## EXERCISE REQUIREMENTS:
Using the records below, count the lines with "interleaving" in them. Give the number only.

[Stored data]
____________

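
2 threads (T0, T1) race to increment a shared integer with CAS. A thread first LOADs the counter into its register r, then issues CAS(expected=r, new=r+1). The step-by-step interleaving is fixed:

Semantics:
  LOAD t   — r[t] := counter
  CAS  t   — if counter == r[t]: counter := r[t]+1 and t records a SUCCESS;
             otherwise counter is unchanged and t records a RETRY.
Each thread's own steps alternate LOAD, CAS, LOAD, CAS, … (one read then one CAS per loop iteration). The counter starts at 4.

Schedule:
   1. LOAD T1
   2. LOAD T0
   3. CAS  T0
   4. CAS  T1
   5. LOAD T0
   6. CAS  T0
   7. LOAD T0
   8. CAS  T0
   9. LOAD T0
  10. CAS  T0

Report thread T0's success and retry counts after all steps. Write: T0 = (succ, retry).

#1 T1 reads 4
#2 T0 reads 4
#3 T0 CAS(4→5) writes; counter now 5
#4 T1 CAS(4→5) fails; counter now 5
#5 T0 reads 5
#6 T0 CAS(5→6) writes; counter now 6
#7 T0 reads 6
#8 T0 CAS(6→7) writes; counter now 7
#9 T0 reads 7
#10 T0 CAS(7→8) writes; counter now 8

T0 = (4, 0)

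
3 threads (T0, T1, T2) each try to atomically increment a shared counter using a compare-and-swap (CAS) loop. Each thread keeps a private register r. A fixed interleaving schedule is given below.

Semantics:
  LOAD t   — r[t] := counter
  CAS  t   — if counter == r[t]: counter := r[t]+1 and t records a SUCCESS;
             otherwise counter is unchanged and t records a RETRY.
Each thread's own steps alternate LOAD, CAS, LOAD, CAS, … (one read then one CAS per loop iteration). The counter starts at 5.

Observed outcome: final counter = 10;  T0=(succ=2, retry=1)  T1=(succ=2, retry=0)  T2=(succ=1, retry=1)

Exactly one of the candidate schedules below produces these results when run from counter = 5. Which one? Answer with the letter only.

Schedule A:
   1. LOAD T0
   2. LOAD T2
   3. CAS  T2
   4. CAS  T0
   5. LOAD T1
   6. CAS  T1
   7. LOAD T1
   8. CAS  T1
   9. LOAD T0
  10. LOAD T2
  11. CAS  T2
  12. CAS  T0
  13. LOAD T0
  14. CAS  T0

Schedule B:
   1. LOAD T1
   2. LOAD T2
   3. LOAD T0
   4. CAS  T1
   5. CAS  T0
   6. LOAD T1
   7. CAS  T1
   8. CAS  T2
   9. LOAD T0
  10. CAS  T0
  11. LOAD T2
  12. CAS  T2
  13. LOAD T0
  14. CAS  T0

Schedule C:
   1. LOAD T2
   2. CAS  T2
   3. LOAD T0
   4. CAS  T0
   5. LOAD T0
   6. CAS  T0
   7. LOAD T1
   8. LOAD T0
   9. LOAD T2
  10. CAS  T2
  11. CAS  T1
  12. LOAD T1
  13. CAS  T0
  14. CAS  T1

Tracing schedule B:
#1 T1 reads 5
#2 T2 reads 5
#3 T0 reads 5
#4 T1 CAS(5→6) writes; counter now 6
#5 T0 CAS(5→6) fails; counter now 6
#6 T1 reads 6
#7 T1 CAS(6→7) writes; counter now 7
#8 T2 CAS(5→6) fails; counter now 7
#9 T0 reads 7
#10 T0 CAS(7→8) writes; counter now 8
#11 T2 reads 8
#12 T2 CAS(8→9) writes; counter now 9
#13 T0 reads 9
#14 T0 CAS(9→10) writes; counter now 10

B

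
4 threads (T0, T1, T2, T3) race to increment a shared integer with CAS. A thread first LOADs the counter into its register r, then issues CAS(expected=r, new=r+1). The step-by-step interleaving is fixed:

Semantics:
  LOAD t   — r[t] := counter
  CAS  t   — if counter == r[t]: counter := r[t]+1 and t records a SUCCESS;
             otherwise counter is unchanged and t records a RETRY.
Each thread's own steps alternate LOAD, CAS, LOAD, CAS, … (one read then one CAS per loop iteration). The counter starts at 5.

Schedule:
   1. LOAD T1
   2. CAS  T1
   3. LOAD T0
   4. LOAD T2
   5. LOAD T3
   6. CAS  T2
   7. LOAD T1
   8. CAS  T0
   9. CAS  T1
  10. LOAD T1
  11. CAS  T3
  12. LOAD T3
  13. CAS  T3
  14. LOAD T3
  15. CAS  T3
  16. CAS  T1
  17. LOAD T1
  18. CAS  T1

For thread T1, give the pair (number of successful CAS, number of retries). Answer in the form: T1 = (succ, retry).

   1) LOAD T1:  M=5  r_T1=5
   2) CAS  T1:  M=6  r_T1=5 ✓
   3) LOAD T0:  M=6  r_T0=6
   4) LOAD T2:  M=6  r_T2=6
   5) LOAD T3:  M=6  r_T3=6
   6) CAS  T2:  M=7  r_T2=6 ✓
   7) LOAD T1:  M=7  r_T1=7
   8) CAS  T0:  M=7  r_T0=6 ✗
   9) CAS  T1:  M=8  r_T1=7 ✓
  10) LOAD T1:  M=8  r_T1=8
  11) CAS  T3:  M=8  r_T3=6 ✗
  12) LOAD T3:  M=8  r_T3=8
  13) CAS  T3:  M=9  r_T3=8 ✓
  14) LOAD T3:  M=9  r_T3=9
  15) CAS  T3:  M=10  r_T3=9 ✓
  16) CAS  T1:  M=10  r_T1=8 ✗
  17) LOAD T1:  M=10  r_T1=10
  18) CAS  T1:  M=11  r_T1=10 ✓

T1 = (3, 1)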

____________

## EXERCISE RESPONSE:
3